YOUR TASK:
Your answer must be the full listing below, repeated exactly.
● ● ● ● ● ● ●
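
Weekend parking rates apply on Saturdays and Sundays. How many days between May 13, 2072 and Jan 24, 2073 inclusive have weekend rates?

May 13, 2072 is a Friday.
From May 13, 2072 to Jan 24, 2073 is 257 days inclusive.
257 = 7 × 36 + 5, so there are 36 full weeks plus 5 extra days.
Each full week contributes 2 weekend days (Sat, Sun): 36 × 2 = 72.
The 5 extra days are Friday, Saturday, Sunday, Monday, Tuesday — 2 of them qualify.
Total: 72 + 2 = 74.

74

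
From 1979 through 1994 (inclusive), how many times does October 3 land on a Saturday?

3

Day of week of October 3 in each year:
1979: Wed, 1980: Fri, 1981: Sat ✓, 1982: Sun, 1983: Mon, 1984: Wed, 1985: Thu, 1986: Fri, 1987: Sat ✓, 1988: Mon, 1989: Tue, 1990: Wed, 1991: Thu, 1992: Sat ✓, 1993: Sun, 1994: Mon
Saturdays: 1981, 1987, 1992.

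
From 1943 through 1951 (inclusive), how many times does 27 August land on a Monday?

2

Day of week of August 27 in each year:
1943: Fri, 1944: Sun, 1945: Mon ✓, 1946: Tue, 1947: Wed, 1948: Fri, 1949: Sat, 1950: Sun, 1951: Mon ✓
Mondays: 1945, 1951.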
● ● ● ● ● ● ●
EXPECTED OUTPUT:
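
Weekend parking rates apply on Saturdays and Sundays. How many days between May 13, 2072 and Jan 24, 2073 inclusive have weekend rates?

May 13, 2072 is a Friday.
From May 13, 2072 to Jan 24, 2073 is 257 days inclusive.
257 = 7 × 36 + 5, so there are 36 full weeks plus 5 extra days.
Each full week contributes 2 weekend days (Sat, Sun): 36 × 2 = 72.
The 5 extra days are Friday, Saturday, Sunday, Monday, Tuesday — 2 of them qualify.
Total: 72 + 2 = 74.

74

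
From 1979 through 1994 (inclusive), how many times does October 3 land on a Saturday?

3

Day of week of October 3 in each year:
1979: Wed, 1980: Fri, 1981: Sat ✓, 1982: Sun, 1983: Mon, 1984: Wed, 1985: Thu, 1986: Fri, 1987: Sat ✓, 1988: Mon, 1989: Tue, 1990: Wed, 1991: Thu, 1992: Sat ✓, 1993: Sun, 1994: Mon
Saturdays: 1981, 1987, 1992.

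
From 1943 through 1951 (inclusive), how many times does 27 August land on a Monday?

2

Day of week of August 27 in each year:
1943: Fri, 1944: Sun, 1945: Mon ✓, 1946: Tue, 1947: Wed, 1948: Fri, 1949: Sat, 1950: Sun, 1951: Mon ✓
Mondays: 1945, 1951.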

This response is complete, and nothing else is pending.